Directions. Some of the lines below need repeating. Reproduce exactly those between the lines holding "3: (38, 41)" and "Q: (40, 10)", inclusive.
================
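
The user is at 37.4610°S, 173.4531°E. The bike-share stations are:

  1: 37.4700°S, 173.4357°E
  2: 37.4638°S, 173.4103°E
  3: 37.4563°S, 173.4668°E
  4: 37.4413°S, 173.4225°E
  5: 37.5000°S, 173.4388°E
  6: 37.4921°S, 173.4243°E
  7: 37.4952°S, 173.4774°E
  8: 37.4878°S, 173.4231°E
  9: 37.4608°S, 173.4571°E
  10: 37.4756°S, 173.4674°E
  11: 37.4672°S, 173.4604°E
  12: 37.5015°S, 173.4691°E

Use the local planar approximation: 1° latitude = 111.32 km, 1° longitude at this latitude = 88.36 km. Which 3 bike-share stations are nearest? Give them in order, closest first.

9, 11, 3

Distances from 37.4610°S, 173.4531°E:
1: √((-0.0090·111.32)² + (-0.0174·88.36)²) = √(1.003764 + 2.363796) = 1.8351 km
2: √((-0.0028·111.32)² + (-0.0428·88.36)²) = √(0.097154 + 14.302072) = 3.7946 km
3: √((0.0047·111.32)² + (0.0137·88.36)²) = √(0.273742 + 1.465388) = 1.3188 km
4: √((0.0197·111.32)² + (-0.0306·88.36)²) = √(4.809267 + 7.310621) = 3.4814 km
5: √((-0.0390·111.32)² + (-0.0143·88.36)²) = √(18.848449 + 1.596554) = 4.5216 km
6: √((-0.0311·111.32)² + (-0.0288·88.36)²) = √(11.985804 + 6.475844) = 4.2967 km
7: √((-0.0342·111.32)² + (0.0243·88.36)²) = √(14.494345 + 4.610245) = 4.3709 km
8: √((-0.0268·111.32)² + (-0.0300·88.36)²) = √(8.900532 + 7.026741) = 3.9909 km
9: √((0.0002·111.32)² + (0.0040·88.36)²) = √(0.000496 + 0.124920) = 0.3541 km
10: √((-0.0146·111.32)² + (0.0143·88.36)²) = √(2.641509 + 1.596554) = 2.0587 km
11: √((-0.0062·111.32)² + (0.0073·88.36)²) = √(0.476354 + 0.416061) = 0.9447 km
12: √((-0.0405·111.32)² + (0.0160·88.36)²) = √(20.326212 + 1.998717) = 4.7249 km
Sorted: 9 (0.3541 km) < 11 (0.9447 km) < 3 (1.3188 km) < 1 (1.8351 km) < 10 (2.0587 km) < …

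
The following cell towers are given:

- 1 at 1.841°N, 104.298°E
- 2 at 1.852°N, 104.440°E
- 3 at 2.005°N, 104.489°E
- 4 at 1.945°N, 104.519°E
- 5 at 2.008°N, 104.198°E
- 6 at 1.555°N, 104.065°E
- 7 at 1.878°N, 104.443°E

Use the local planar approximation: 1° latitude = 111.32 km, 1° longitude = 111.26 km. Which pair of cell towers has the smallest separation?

2 and 7

Pairwise distances:
1–2: 15.846 km
1–3: 28.016 km
1–4: 27.178 km
1–5: 21.665 km
1–6: 41.057 km
1–7: 16.650 km
2–3: 17.883 km
2–4: 13.581 km
2–5: 32.039 km
2–6: 53.234 km
2–7: 2.914 km
3–4: 7.467 km
3–5: 32.378 km
3–6: 68.810 km
3–7: 15.036 km
4–5: 36.397 km
4–6: 66.606 km
4–7: 11.275 km
5–6: 52.554 km
5–7: 30.862 km
6–7: 55.332 km
Closest pair: 2–7 at 2.914 km.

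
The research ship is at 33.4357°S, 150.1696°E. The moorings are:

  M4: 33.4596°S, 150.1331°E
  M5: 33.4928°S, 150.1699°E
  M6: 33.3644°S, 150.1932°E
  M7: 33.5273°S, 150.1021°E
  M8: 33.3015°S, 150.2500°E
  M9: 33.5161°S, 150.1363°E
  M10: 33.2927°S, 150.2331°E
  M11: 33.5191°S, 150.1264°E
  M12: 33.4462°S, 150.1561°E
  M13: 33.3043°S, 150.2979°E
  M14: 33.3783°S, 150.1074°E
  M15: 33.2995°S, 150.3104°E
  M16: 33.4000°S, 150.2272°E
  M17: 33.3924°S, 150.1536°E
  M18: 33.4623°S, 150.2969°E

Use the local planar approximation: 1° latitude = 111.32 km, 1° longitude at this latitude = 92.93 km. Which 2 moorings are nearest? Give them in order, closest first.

M12, M4

Distances from 33.4357°S, 150.1696°E:
M4: √((-0.0239·111.32)² + (-0.0365·92.93)²) = √(7.078516 + 11.505291) = 4.3109 km
M5: √((-0.0571·111.32)² + (0.0003·92.93)²) = √(40.403465 + 0.000777) = 6.3564 km
M6: √((0.0713·111.32)² + (0.0236·92.93)²) = √(62.997810 + 4.809898) = 8.2345 km
M7: √((-0.0916·111.32)² + (-0.0675·92.93)²) = √(103.977014 + 39.347706) = 11.9718 km
M8: √((0.1342·111.32)² + (0.0804·92.93)²) = √(223.178023 + 55.824388) = 16.7034 km
M9: √((-0.0804·111.32)² + (-0.0333·92.93)²) = √(80.104791 + 9.576357) = 9.4700 km
M10: √((0.1430·111.32)² + (0.0635·92.93)²) = √(253.406920 + 34.822450) = 16.9773 km
M11: √((-0.0834·111.32)² + (-0.0432·92.93)²) = √(86.194290 + 16.116820) = 10.1149 km
M12: √((-0.0105·111.32)² + (-0.0135·92.93)²) = √(1.366234 + 1.573908) = 1.7147 km
M13: √((0.1314·111.32)² + (0.1283·92.93)²) = √(213.962235 + 142.155997) = 18.8711 km
M14: √((0.0574·111.32)² + (-0.0622·92.93)²) = √(40.829135 + 33.411244) = 8.6163 km
M15: √((0.1362·111.32)² + (0.1408·92.93)²) = √(229.879694 + 171.205292) = 20.0271 km
M16: √((0.0357·111.32)² + (0.0576·92.93)²) = √(15.793662 + 28.652125) = 6.6668 km
M17: √((0.0433·111.32)² + (-0.0160·92.93)²) = √(23.233904 + 2.210812) = 5.0443 km
M18: √((-0.0266·111.32)² + (0.1273·92.93)²) = √(8.768184 + 139.948640) = 12.1950 km
Sorted: M12 (1.7147 km) < M4 (4.3109 km) < M17 (5.0443 km) < M5 (6.3564 km) < …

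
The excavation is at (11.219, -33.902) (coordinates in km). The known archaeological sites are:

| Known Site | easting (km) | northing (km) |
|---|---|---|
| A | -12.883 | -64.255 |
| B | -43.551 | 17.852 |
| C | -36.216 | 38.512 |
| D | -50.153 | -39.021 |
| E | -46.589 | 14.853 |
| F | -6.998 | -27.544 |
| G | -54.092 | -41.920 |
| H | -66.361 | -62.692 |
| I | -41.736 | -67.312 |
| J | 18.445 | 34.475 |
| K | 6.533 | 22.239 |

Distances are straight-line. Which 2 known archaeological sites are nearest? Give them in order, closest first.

F, A

Distances from (11.219, -33.902):
A: 38.758 km
B: 75.354 km
C: 86.567 km
D: 61.585 km
E: 75.623 km
F: 19.295 km
G: 65.801 km
H: 82.750 km
I: 62.614 km
J: 68.758 km
K: 56.336 km
Sorted: F (19.295 km) < A (38.758 km) < K (56.336 km) < D (61.585 km) < …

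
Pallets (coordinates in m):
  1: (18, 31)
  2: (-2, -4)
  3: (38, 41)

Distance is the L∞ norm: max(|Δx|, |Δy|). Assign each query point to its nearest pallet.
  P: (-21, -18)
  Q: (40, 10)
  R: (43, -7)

P→2; Q→1; R→1

P at (-21, -18):
  1: 49 m
  2: 19 m
  3: 59 m
  → nearest: 2 (19 m)
Q at (40, 10):
  1: 22 m
  2: 42 m
  3: 31 m
  → nearest: 1 (22 m)
R at (43, -7):
  1: 38 m
  2: 45 m
  3: 48 m
  → nearest: 1 (38 m)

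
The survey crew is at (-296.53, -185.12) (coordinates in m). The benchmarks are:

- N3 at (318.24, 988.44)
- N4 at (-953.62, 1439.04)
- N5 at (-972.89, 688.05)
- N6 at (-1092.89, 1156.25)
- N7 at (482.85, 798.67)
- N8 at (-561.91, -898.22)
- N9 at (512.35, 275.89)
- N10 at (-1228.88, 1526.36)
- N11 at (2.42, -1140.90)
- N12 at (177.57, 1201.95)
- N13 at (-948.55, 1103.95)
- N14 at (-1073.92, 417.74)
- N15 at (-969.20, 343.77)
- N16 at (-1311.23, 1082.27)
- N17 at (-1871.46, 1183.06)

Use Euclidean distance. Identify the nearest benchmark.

Distances from (-296.53, -185.12):
N3: √((614.77)² + (1173.56)²) = √(377942.1529 + 1377243.0736) = 1324.83 m
N4: √((-657.09)² + (1624.16)²) = √(431767.2681 + 2637895.7056) = 1752.05 m
N5: √((-676.36)² + (873.17)²) = √(457462.8496 + 762425.8489) = 1104.49 m
N6: √((-796.36)² + (1341.37)²) = √(634189.2496 + 1799273.4769) = 1559.96 m
N7: √((779.38)² + (983.79)²) = √(607433.1844 + 967842.7641) = 1255.10 m
N8: √((-265.38)² + (-713.10)²) = √(70426.5444 + 508511.6100) = 760.88 m
N9: √((808.88)² + (461.01)²) = √(654286.8544 + 212530.2201) = 931.03 m
N10: √((-932.35)² + (1711.48)²) = √(869276.5225 + 2929163.7904) = 1948.96 m
N11: √((298.95)² + (-955.78)²) = √(89371.1025 + 913515.4084) = 1001.44 m
N12: √((474.10)² + (1387.07)²) = √(224770.8100 + 1923963.1849) = 1465.86 m
N13: √((-652.02)² + (1289.07)²) = √(425130.0804 + 1661701.4649) = 1444.59 m
N14: √((-777.39)² + (602.86)²) = √(604335.2121 + 363440.1796) = 983.76 m
N15: √((-672.67)² + (528.89)²) = √(452484.9289 + 279724.6321) = 855.69 m
N16: √((-1014.70)² + (1267.39)²) = √(1029616.0900 + 1606277.4121) = 1623.54 m
N17: √((-1574.93)² + (1368.18)²) = √(2480404.5049 + 1871916.5124) = 2086.22 m
Minimum: N8 at 760.88 m.

N8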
================
Worked solution.
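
  3: (38, 41)

Distance is the L∞ norm: max(|Δx|, |Δy|). Assign each query point to its nearest pallet.
  P: (-21, -18)
  Q: (40, 10)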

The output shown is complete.